## Work to complete
Could you write out the records below exactly, without omitting a line?

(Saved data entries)
--- START ---
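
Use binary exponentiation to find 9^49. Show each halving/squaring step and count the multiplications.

Computing 9^49 by squaring (build up from 9^1; each line after the first costs one multiplication):

9^1 = 9
9^2 = (9^1)^2 = 9^2 = 81
9^3 = 9 * 9^2 = 9 * 81 = 729
9^6 = (9^3)^2 = 729^2 = 531441
9^12 = (9^6)^2 = 531441^2 = 282429536481
9^24 = (9^12)^2 = 282429536481^2 = 79766443076872509863361
9^48 = (9^24)^2 = 79766443076872509863361^2 = 6362685441135942358474828762538534230890216321
9^49 = 9 * 9^48 = 9 * 6362685441135942358474828762538534230890216321 = 57264168970223481226273458862846808078011946889

Result: 57264168970223481226273458862846808078011946889
Multiplications needed: 7 (7 lines after 9^1)

9^49 = 57264168970223481226273458862846808078011946889. Using exponentiation by squaring, this requires 7 multiplications. The key idea: if the exponent is even, square the half-power; if odd, multiply by the base once.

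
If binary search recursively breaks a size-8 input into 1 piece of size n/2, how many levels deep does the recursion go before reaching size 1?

For divide and conquer with division factor 2:

Problem sizes at each level:
Level 0: 8
Level 1: 4
Level 2: 2
Level 3: 1

The root is level 0 and the size-1 base case is level 3 (the tree spans levels 0 through 3, i.e. 4 levels counting the root), so the depth is the number of divisions: log_2(8) = 3

The recursion tree depth is log_2(8) = 3. At each level, the problem size is divided by 2, so it takes 3 divisions to reduce to a base case of size 1. The algorithm makes 1 recursive call at each level.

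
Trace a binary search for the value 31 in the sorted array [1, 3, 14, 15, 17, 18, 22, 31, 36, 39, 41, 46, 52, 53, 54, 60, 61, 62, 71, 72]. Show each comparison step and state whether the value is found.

Binary search for 31 in [1, 3, 14, 15, 17, 18, 22, 31, 36, 39, 41, 46, 52, 53, 54, 60, 61, 62, 71, 72]:

lo=0, hi=19, mid=9, arr[mid]=39 -> 39 > 31, search left half
lo=0, hi=8, mid=4, arr[mid]=17 -> 17 < 31, search right half
lo=5, hi=8, mid=6, arr[mid]=22 -> 22 < 31, search right half
lo=7, hi=8, mid=7, arr[mid]=31 -> Found target at index 7!

Binary search finds 31 at index 7 after 4 comparisons. The search repeatedly halves the search space by comparing with the middle element.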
--- END ---
## Result
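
Use binary exponentiation to find 9^49. Show each halving/squaring step and count the multiplications.

Computing 9^49 by squaring (build up from 9^1; each line after the first costs one multiplication):

9^1 = 9
9^2 = (9^1)^2 = 9^2 = 81
9^3 = 9 * 9^2 = 9 * 81 = 729
9^6 = (9^3)^2 = 729^2 = 531441
9^12 = (9^6)^2 = 531441^2 = 282429536481
9^24 = (9^12)^2 = 282429536481^2 = 79766443076872509863361
9^48 = (9^24)^2 = 79766443076872509863361^2 = 6362685441135942358474828762538534230890216321
9^49 = 9 * 9^48 = 9 * 6362685441135942358474828762538534230890216321 = 57264168970223481226273458862846808078011946889

Result: 57264168970223481226273458862846808078011946889
Multiplications needed: 7 (7 lines after 9^1)

9^49 = 57264168970223481226273458862846808078011946889. Using exponentiation by squaring, this requires 7 multiplications. The key idea: if the exponent is even, square the half-power; if odd, multiply by the base once.

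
If binary search recursively breaks a size-8 input into 1 piece of size n/2, how many levels deep does the recursion go before reaching size 1?

For divide and conquer with division factor 2:

Problem sizes at each level:
Level 0: 8
Level 1: 4
Level 2: 2
Level 3: 1

The root is level 0 and the size-1 base case is level 3 (the tree spans levels 0 through 3, i.e. 4 levels counting the root), so the depth is the number of divisions: log_2(8) = 3

The recursion tree depth is log_2(8) = 3. At each level, the problem size is divided by 2, so it takes 3 divisions to reduce to a base case of size 1. The algorithm makes 1 recursive call at each level.

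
Trace a binary search for the value 31 in the sorted array [1, 3, 14, 15, 17, 18, 22, 31, 36, 39, 41, 46, 52, 53, 54, 60, 61, 62, 71, 72]. Show each comparison step and state whether the value is found.

Binary search for 31 in [1, 3, 14, 15, 17, 18, 22, 31, 36, 39, 41, 46, 52, 53, 54, 60, 61, 62, 71, 72]:

lo=0, hi=19, mid=9, arr[mid]=39 -> 39 > 31, search left half
lo=0, hi=8, mid=4, arr[mid]=17 -> 17 < 31, search right half
lo=5, hi=8, mid=6, arr[mid]=22 -> 22 < 31, search right half
lo=7, hi=8, mid=7, arr[mid]=31 -> Found target at index 7!

Binary search finds 31 at index 7 after 4 comparisons. The search repeatedly halves the search space by comparing with the middle element.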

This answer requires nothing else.